**WORK REQUEST**
Each line of the listing should be reproduced exactly.

**EXTRACTED DATA**

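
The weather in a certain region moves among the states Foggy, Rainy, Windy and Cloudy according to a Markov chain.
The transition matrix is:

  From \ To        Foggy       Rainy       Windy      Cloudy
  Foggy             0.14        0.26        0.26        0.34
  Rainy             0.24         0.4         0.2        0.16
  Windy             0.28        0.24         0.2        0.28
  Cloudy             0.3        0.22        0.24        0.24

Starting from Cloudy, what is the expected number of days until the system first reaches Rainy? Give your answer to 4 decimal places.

Let t(s) be the expected number of days to first reach Rainy from state s, with t(Rainy) = 0. Conditioning on the first day:
t(Foggy) = 1 + 0.14·t(Foggy) + 0.26·t(Windy) + 0.34·t(Cloudy)
t(Windy) = 1 + 0.28·t(Foggy) + 0.2·t(Windy) + 0.28·t(Cloudy)
t(Cloudy) = 1 + 0.3·t(Foggy) + 0.24·t(Windy) + 0.24·t(Cloudy)
Solving: t(Foggy) = 4.1090, t(Windy) = 4.1782, t(Cloudy) = 4.2572.
Expected days from Cloudy to Rainy: 4.2572.

4.2572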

**OUTPUT OF THE TASK**
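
The weather in a certain region moves among the states Foggy, Rainy, Windy and Cloudy according to a Markov chain.
The transition matrix is:

  From \ To        Foggy       Rainy       Windy      Cloudy
  Foggy             0.14        0.26        0.26        0.34
  Rainy             0.24         0.4         0.2        0.16
  Windy             0.28        0.24         0.2        0.28
  Cloudy             0.3        0.22        0.24        0.24

Starting from Cloudy, what is the expected number of days until the system first reaches Rainy? Give your answer to 4 decimal places.

Let t(s) be the expected number of days to first reach Rainy from state s, with t(Rainy) = 0. Conditioning on the first day:
t(Foggy) = 1 + 0.14·t(Foggy) + 0.26·t(Windy) + 0.34·t(Cloudy)
t(Windy) = 1 + 0.28·t(Foggy) + 0.2·t(Windy) + 0.28·t(Cloudy)
t(Cloudy) = 1 + 0.3·t(Foggy) + 0.24·t(Windy) + 0.24·t(Cloudy)
Solving: t(Foggy) = 4.1090, t(Windy) = 4.1782, t(Cloudy) = 4.2572.
Expected days from Cloudy to Rainy: 4.2572.

4.2572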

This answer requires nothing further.